══ Data ══

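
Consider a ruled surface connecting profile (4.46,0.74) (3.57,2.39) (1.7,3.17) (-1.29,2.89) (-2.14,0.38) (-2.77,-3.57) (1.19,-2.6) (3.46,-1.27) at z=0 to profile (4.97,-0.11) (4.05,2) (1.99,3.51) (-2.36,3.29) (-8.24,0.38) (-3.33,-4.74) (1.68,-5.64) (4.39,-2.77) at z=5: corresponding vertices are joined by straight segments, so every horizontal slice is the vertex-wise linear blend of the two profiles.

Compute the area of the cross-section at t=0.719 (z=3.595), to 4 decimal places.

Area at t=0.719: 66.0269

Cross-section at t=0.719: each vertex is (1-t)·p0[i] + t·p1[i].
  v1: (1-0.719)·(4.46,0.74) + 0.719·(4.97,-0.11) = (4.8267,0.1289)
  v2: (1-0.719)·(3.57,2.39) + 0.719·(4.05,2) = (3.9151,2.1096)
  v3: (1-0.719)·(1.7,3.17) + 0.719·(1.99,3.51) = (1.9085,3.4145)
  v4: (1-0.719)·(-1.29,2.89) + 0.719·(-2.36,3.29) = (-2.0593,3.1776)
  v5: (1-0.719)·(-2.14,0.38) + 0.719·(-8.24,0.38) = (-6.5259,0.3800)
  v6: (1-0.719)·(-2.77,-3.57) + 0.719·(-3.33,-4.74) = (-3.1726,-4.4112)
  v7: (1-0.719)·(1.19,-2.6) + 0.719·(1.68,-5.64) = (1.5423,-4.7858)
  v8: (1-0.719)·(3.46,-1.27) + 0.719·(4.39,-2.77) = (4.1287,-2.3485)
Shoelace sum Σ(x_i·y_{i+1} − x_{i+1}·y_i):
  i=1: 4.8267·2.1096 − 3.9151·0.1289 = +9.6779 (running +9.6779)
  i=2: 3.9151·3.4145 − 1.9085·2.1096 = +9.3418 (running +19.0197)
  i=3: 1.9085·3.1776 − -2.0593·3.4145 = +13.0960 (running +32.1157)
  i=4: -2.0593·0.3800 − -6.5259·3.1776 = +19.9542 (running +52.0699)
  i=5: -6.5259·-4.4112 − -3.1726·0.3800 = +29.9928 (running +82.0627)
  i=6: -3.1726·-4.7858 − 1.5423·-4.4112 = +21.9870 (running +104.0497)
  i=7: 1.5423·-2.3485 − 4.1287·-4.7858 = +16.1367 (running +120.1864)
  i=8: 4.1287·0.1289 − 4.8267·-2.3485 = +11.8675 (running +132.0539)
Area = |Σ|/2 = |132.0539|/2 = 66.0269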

═══

* [Work instruction]
Print each record from the listing above exactly as it was given.

* [Your response]
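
Consider a ruled surface connecting profile (4.46,0.74) (3.57,2.39) (1.7,3.17) (-1.29,2.89) (-2.14,0.38) (-2.77,-3.57) (1.19,-2.6) (3.46,-1.27) at z=0 to profile (4.97,-0.11) (4.05,2) (1.99,3.51) (-2.36,3.29) (-8.24,0.38) (-3.33,-4.74) (1.68,-5.64) (4.39,-2.77) at z=5: corresponding vertices are joined by straight segments, so every horizontal slice is the vertex-wise linear blend of the two profiles.

Compute the area of the cross-section at t=0.719 (z=3.595), to 4 decimal places.

Area at t=0.719: 66.0269

Cross-section at t=0.719: each vertex is (1-t)·p0[i] + t·p1[i].
  v1: (1-0.719)·(4.46,0.74) + 0.719·(4.97,-0.11) = (4.8267,0.1289)
  v2: (1-0.719)·(3.57,2.39) + 0.719·(4.05,2) = (3.9151,2.1096)
  v3: (1-0.719)·(1.7,3.17) + 0.719·(1.99,3.51) = (1.9085,3.4145)
  v4: (1-0.719)·(-1.29,2.89) + 0.719·(-2.36,3.29) = (-2.0593,3.1776)
  v5: (1-0.719)·(-2.14,0.38) + 0.719·(-8.24,0.38) = (-6.5259,0.3800)
  v6: (1-0.719)·(-2.77,-3.57) + 0.719·(-3.33,-4.74) = (-3.1726,-4.4112)
  v7: (1-0.719)·(1.19,-2.6) + 0.719·(1.68,-5.64) = (1.5423,-4.7858)
  v8: (1-0.719)·(3.46,-1.27) + 0.719·(4.39,-2.77) = (4.1287,-2.3485)
Shoelace sum Σ(x_i·y_{i+1} − x_{i+1}·y_i):
  i=1: 4.8267·2.1096 − 3.9151·0.1289 = +9.6779 (running +9.6779)
  i=2: 3.9151·3.4145 − 1.9085·2.1096 = +9.3418 (running +19.0197)
  i=3: 1.9085·3.1776 − -2.0593·3.4145 = +13.0960 (running +32.1157)
  i=4: -2.0593·0.3800 − -6.5259·3.1776 = +19.9542 (running +52.0699)
  i=5: -6.5259·-4.4112 − -3.1726·0.3800 = +29.9928 (running +82.0627)
  i=6: -3.1726·-4.7858 − 1.5423·-4.4112 = +21.9870 (running +104.0497)
  i=7: 1.5423·-2.3485 − 4.1287·-4.7858 = +16.1367 (running +120.1864)
  i=8: 4.1287·0.1289 − 4.8267·-2.3485 = +11.8675 (running +132.0539)
Area = |Σ|/2 = |132.0539|/2 = 66.0269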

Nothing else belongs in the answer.